### TASK MATERIAL:
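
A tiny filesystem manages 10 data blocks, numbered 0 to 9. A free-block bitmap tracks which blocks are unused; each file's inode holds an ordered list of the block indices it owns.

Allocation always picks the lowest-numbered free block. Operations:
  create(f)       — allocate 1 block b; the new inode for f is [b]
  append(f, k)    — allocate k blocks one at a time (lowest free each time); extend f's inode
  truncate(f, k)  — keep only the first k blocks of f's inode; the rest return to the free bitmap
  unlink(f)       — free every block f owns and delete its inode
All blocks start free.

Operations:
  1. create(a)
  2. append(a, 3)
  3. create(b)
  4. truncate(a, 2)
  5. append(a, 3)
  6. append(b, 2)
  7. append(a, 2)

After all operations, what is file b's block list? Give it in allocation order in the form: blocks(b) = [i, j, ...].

blocks(b) = [4, 6, 7]

  1. create(a)  ⇒  F.........  {a→[0]}
  2. append(a, 3)  ⇒  FFFF......  {a→[0, 1, 2, 3]}
  3. create(b)  ⇒  FFFFF.....  {a→[0, 1, 2, 3]; b→[4]}
  4. truncate(a, 2)  ⇒  FF..F.....  {a→[0, 1]; b→[4]}
  5. append(a, 3)  ⇒  FFFFFF....  {a→[0, 1, 2, 3, 5]; b→[4]}
  6. append(b, 2)  ⇒  FFFFFFFF..  {a→[0, 1, 2, 3, 5]; b→[4, 6, 7]}
  7. append(a, 2)  ⇒  FFFFFFFFFF  {a→[0, 1, 2, 3, 5, 8, 9]; b→[4, 6, 7]}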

### WHAT YOU SHOULD DO:
Copy out whichever lines of the listing contain the word "each".

### EXPECTED ANSWER:
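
A tiny filesystem manages 10 data blocks, numbered 0 to 9. A free-block bitmap tracks which blocks are unused; each file's inode holds an ordered list of the block indices it owns.
  append(f, k)    — allocate k blocks one at a time (lowest free each time); extend f's inode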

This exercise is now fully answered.